TO DO: Going from the top of the data below, give again each line through the one containing "Answer: 62/7 ≈ 8.8571", both ends kept.

(Stored dataset items)
::::::::
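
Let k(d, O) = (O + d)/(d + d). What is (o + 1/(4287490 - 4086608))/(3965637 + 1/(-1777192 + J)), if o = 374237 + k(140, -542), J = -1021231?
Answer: 14726430160812793207/156050578555562383000 ≈ 0.094370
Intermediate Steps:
k(d, O) = (O + d)/(2*d) (k(d, O) = (O + d)/((2*d)) = (O + d)*(1/(2*d)) = (O + d)/(2*d))
o = 52392979/140 (o = 374237 + (½)*(-542 + 140)/140 = 374237 + (½)*(1/140)*(-402) = 374237 - 201/140 = 52392979/140 ≈ 3.7424e+5)
(o + 1/(4287490 - 4086608))/(3965637 + 1/(-1777192 + J)) = (52392979/140 + 1/(4287490 - 4086608))/(3965637 + 1/(-1777192 - 1021231)) = (52392979/140 + 1/200882)/(3965637 + 1/(-2798423)) = (52392979/140 + 1/200882)/(3965637 - 1/2798423) = 5262403203809/(14061740*(11097529790450/2798423)) = (5262403203809/14061740)*(2798423/11097529790450) = 14726430160812793207/156050578555562383000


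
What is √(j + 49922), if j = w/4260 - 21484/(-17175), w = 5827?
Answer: √11878043965031067/487770 ≈ 223.44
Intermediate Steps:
j = 12773371/4877700 (j = 5827/4260 - 21484/(-17175) = 5827*(1/4260) - 21484*(-1/17175) = 5827/4260 + 21484/17175 = 12773371/4877700 ≈ 2.6187)
√(j + 49922) = √(12773371/4877700 + 49922) = √(243517312771/4877700) = √11878043965031067/487770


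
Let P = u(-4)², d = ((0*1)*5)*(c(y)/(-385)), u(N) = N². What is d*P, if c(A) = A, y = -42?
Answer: 0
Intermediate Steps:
d = 0 (d = ((0*1)*5)*(-42/(-385)) = (0*5)*(-42*(-1/385)) = 0*(6/55) = 0)
P = 256 (P = ((-4)²)² = 16² = 256)
d*P = 0*256 = 0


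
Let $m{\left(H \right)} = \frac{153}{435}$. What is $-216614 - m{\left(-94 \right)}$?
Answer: $- \frac{31409081}{145} \approx -2.1661 \cdot 10^{5}$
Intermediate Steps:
$m{\left(H \right)} = \frac{51}{145}$ ($m{\left(H \right)} = 153 \cdot \frac{1}{435} = \frac{51}{145}$)
$-216614 - m{\left(-94 \right)} = -216614 - \frac{51}{145} = - \frac{31409081}{145}$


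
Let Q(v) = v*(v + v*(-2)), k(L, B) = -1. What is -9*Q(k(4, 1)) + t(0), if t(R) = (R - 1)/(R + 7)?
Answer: 62/7 ≈ 8.8571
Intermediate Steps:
t(R) = (-1 + R)/(7 + R)
Q(v) = -v² (Q(v) = v*(v - 2*v) = v*(-v) = -v²)
-9*Q(k(4, 1)) + t(0) = -(-9)*(-1)² + (-1 + 0)/(7 + 0) = -(-9) - 1/7 = -9*(-1) + (⅐)*(-1) = 9 - ⅐ = 62/7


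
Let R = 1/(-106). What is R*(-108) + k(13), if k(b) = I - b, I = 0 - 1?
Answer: -688/53 ≈ -12.981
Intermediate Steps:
I = -1
k(b) = -1 - b
R = -1/106 ≈ -0.0094340
R*(-108) + k(13) = -1/106*(-108) + (-1 - 1*13) = 54/53 + (-1 - 13) = 54/53 - 14 = -688/53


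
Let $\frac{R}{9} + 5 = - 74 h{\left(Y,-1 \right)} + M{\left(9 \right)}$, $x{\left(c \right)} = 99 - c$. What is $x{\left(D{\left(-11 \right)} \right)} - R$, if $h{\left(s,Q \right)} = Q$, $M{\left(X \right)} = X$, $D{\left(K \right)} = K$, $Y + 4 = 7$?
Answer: $-592$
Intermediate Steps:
$Y = 3$ ($Y = -4 + 7 = 3$)
$R = 702$ ($R = -45 + 9 \left(\left(-74\right) \left(-1\right) + 9\right) = -45 + 9 \left(74 + 9\right) = -45 + 9 \cdot 83 = -45 + 747 = 702$)
$x{\left(D{\left(-11 \right)} \right)} - R = \left(99 - -11\right) - 702 = \left(99 + 11\right) - 702 = 110 - 702 = -592$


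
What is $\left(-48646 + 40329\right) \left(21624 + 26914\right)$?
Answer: $-403690546$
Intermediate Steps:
$\left(-48646 + 40329\right) \left(21624 + 26914\right) = \left(-8317\right) 48538 = -403690546$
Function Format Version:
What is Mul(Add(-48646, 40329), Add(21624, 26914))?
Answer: -403690546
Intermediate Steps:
Mul(Add(-48646, 40329), Add(21624, 26914)) = Mul(-8317, 48538) = -403690546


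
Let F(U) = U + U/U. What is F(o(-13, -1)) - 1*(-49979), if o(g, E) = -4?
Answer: 49976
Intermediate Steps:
F(U) = 1 + U (F(U) = U + 1 = 1 + U)
F(o(-13, -1)) - 1*(-49979) = (1 - 4) - 1*(-49979) = -3 + 49979 = 49976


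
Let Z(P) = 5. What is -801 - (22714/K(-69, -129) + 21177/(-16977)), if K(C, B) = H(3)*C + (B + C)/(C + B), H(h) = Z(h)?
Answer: -714168337/973348 ≈ -733.72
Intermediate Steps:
H(h) = 5
K(C, B) = 1 + 5*C (K(C, B) = 5*C + (B + C)/(C + B) = 5*C + (B + C)/(B + C) = 5*C + 1 = 1 + 5*C)
-801 - (22714/K(-69, -129) + 21177/(-16977)) = -801 - (22714/(1 + 5*(-69)) + 21177/(-16977)) = -801 - (22714/(1 - 345) + 21177*(-1/16977)) = -801 - (22714/(-344) - 7059/5659) = -801 - (22714*(-1/344) - 7059/5659) = -801 - (-11357/172 - 7059/5659) = -801 - 1*(-65483411/973348) = -801 + 65483411/973348 = -714168337/973348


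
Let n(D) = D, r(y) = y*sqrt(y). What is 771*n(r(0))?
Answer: 0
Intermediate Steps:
r(y) = y**(3/2)
771*n(r(0)) = 771*0**(3/2) = 771*0 = 0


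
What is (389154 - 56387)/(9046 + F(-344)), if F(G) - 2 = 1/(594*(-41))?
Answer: 8104207518/220354991 ≈ 36.778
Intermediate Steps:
F(G) = 48707/24354 (F(G) = 2 + 1/(594*(-41)) = 2 + (1/594)*(-1/41) = 2 - 1/24354 = 48707/24354)
(389154 - 56387)/(9046 + F(-344)) = (389154 - 56387)/(9046 + 48707/24354) = 332767/(220354991/24354) = 332767*(24354/220354991) = 8104207518/220354991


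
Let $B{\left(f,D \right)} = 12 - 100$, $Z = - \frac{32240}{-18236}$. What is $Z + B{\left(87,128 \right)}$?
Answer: $- \frac{393132}{4559} \approx -86.232$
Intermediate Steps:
$Z = \frac{8060}{4559}$ ($Z = \left(-32240\right) \left(- \frac{1}{18236}\right) = \frac{8060}{4559} \approx 1.7679$)
$B{\left(f,D \right)} = -88$ ($B{\left(f,D \right)} = 12 - 100 = -88$)
$Z + B{\left(87,128 \right)} = \frac{8060}{4559} - 88 = - \frac{393132}{4559}$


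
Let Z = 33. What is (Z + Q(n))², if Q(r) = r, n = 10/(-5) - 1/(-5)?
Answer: 24336/25 ≈ 973.44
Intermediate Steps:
n = -9/5 (n = 10*(-⅕) - 1*(-⅕) = -2 + ⅕ = -9/5 ≈ -1.8000)
(Z + Q(n))² = (33 - 9/5)² = (156/5)² = 24336/25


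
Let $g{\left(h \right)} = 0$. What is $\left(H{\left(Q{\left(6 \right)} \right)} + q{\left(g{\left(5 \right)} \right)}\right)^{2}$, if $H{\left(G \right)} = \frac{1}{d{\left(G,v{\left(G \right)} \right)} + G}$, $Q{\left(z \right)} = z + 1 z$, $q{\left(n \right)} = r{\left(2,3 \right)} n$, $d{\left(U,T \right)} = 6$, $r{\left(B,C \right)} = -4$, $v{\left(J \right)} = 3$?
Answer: $\frac{1}{324} \approx 0.0030864$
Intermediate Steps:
$q{\left(n \right)} = - 4 n$
$Q{\left(z \right)} = 2 z$ ($Q{\left(z \right)} = z + z = 2 z$)
$H{\left(G \right)} = \frac{1}{6 + G}$
$\left(H{\left(Q{\left(6 \right)} \right)} + q{\left(g{\left(5 \right)} \right)}\right)^{2} = \left(\frac{1}{6 + 2 \cdot 6} - 0\right)^{2} = \left(\frac{1}{6 + 12} + 0\right)^{2} = \left(\frac{1}{18} + 0\right)^{2} = \left(\frac{1}{18}\right)^{2} = \frac{1}{324}$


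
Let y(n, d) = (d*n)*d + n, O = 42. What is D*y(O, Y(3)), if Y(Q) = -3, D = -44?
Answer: -18480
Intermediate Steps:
y(n, d) = n + n*d² (y(n, d) = n*d² + n = n + n*d²)
D*y(O, Y(3)) = -1848*(1 + (-3)²) = -1848*(1 + 9) = -1848*10 = -44*420 = -18480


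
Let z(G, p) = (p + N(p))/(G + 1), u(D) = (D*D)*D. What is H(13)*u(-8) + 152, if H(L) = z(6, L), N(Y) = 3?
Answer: -7128/7 ≈ -1018.3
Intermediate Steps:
u(D) = D**3 (u(D) = D**2*D = D**3)
z(G, p) = (3 + p)/(1 + G) (z(G, p) = (p + 3)/(G + 1) = (3 + p)/(1 + G))
H(L) = 3/7 + L/7 (H(L) = (3 + L)/(1 + 6) = (3 + L)/7 = 3/7 + L/7)
H(13)*u(-8) + 152 = (3/7 + (1/7)*13)*(-8)**3 + 152 = (3/7 + 13/7)*(-512) + 152 = (16/7)*(-512) + 152 = -8192/7 + 152 = -7128/7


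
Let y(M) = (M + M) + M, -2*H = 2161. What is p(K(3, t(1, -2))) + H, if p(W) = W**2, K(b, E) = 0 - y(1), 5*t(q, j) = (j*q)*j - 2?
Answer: -2143/2 ≈ -1071.5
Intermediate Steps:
t(q, j) = -2/5 + q*j**2/5 (t(q, j) = ((j*q)*j - 2)/5 = (q*j**2 - 2)/5 = (-2 + q*j**2)/5 = -2/5 + q*j**2/5)
H = -2161/2 (H = -1/2*2161 = -2161/2 ≈ -1080.5)
y(M) = 3*M (y(M) = 2*M + M = 3*M)
K(b, E) = -3 (K(b, E) = 0 - 3 = -3)
p(K(3, t(1, -2))) + H = (-3)**2 - 2161/2 = 9 - 2161/2 = -2143/2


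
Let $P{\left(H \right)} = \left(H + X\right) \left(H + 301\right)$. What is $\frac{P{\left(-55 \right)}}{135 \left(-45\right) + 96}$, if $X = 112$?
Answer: $- \frac{4674}{1993} \approx -2.3452$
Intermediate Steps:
$P{\left(H \right)} = \left(112 + H\right) \left(301 + H\right)$ ($P{\left(H \right)} = \left(H + 112\right) \left(H + 301\right) = \left(112 + H\right) \left(301 + H\right)$)
$\frac{P{\left(-55 \right)}}{135 \left(-45\right) + 96} = \frac{33712 + \left(-55\right)^{2} + 413 \left(-55\right)}{135 \left(-45\right) + 96} = \frac{33712 + 3025 - 22715}{-6075 + 96} = \frac{14022}{-5979} = 14022 \left(- \frac{1}{5979}\right) = - \frac{4674}{1993}$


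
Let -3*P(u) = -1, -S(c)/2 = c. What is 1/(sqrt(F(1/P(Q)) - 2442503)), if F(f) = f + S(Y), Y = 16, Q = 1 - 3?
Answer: -I*sqrt(610633)/1221266 ≈ -0.00063985*I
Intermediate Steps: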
::::::::
COMPLETED EXERCISE:
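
Let k(d, O) = (O + d)/(d + d). What is (o + 1/(4287490 - 4086608))/(3965637 + 1/(-1777192 + J)), if o = 374237 + k(140, -542), J = -1021231?
Answer: 14726430160812793207/156050578555562383000 ≈ 0.094370
Intermediate Steps:
k(d, O) = (O + d)/(2*d) (k(d, O) = (O + d)/((2*d)) = (O + d)*(1/(2*d)) = (O + d)/(2*d))
o = 52392979/140 (o = 374237 + (½)*(-542 + 140)/140 = 374237 + (½)*(1/140)*(-402) = 374237 - 201/140 = 52392979/140 ≈ 3.7424e+5)
(o + 1/(4287490 - 4086608))/(3965637 + 1/(-1777192 + J)) = (52392979/140 + 1/(4287490 - 4086608))/(3965637 + 1/(-1777192 - 1021231)) = (52392979/140 + 1/200882)/(3965637 + 1/(-2798423)) = (52392979/140 + 1/200882)/(3965637 - 1/2798423) = 5262403203809/(14061740*(11097529790450/2798423)) = (5262403203809/14061740)*(2798423/11097529790450) = 14726430160812793207/156050578555562383000


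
What is √(j + 49922), if j = w/4260 - 21484/(-17175), w = 5827?
Answer: √11878043965031067/487770 ≈ 223.44
Intermediate Steps:
j = 12773371/4877700 (j = 5827/4260 - 21484/(-17175) = 5827*(1/4260) - 21484*(-1/17175) = 5827/4260 + 21484/17175 = 12773371/4877700 ≈ 2.6187)
√(j + 49922) = √(12773371/4877700 + 49922) = √(243517312771/4877700) = √11878043965031067/487770


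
Let P = u(-4)², d = ((0*1)*5)*(c(y)/(-385)), u(N) = N². What is d*P, if c(A) = A, y = -42?
Answer: 0
Intermediate Steps:
d = 0 (d = ((0*1)*5)*(-42/(-385)) = (0*5)*(-42*(-1/385)) = 0*(6/55) = 0)
P = 256 (P = ((-4)²)² = 16² = 256)
d*P = 0*256 = 0


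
Let $m{\left(H \right)} = \frac{153}{435}$. What is $-216614 - m{\left(-94 \right)}$?
Answer: $- \frac{31409081}{145} \approx -2.1661 \cdot 10^{5}$
Intermediate Steps:
$m{\left(H \right)} = \frac{51}{145}$ ($m{\left(H \right)} = 153 \cdot \frac{1}{435} = \frac{51}{145}$)
$-216614 - m{\left(-94 \right)} = -216614 - \frac{51}{145} = - \frac{31409081}{145}$


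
Let Q(v) = v*(v + v*(-2)), k(L, B) = -1. What is -9*Q(k(4, 1)) + t(0), if t(R) = (R - 1)/(R + 7)?
Answer: 62/7 ≈ 8.8571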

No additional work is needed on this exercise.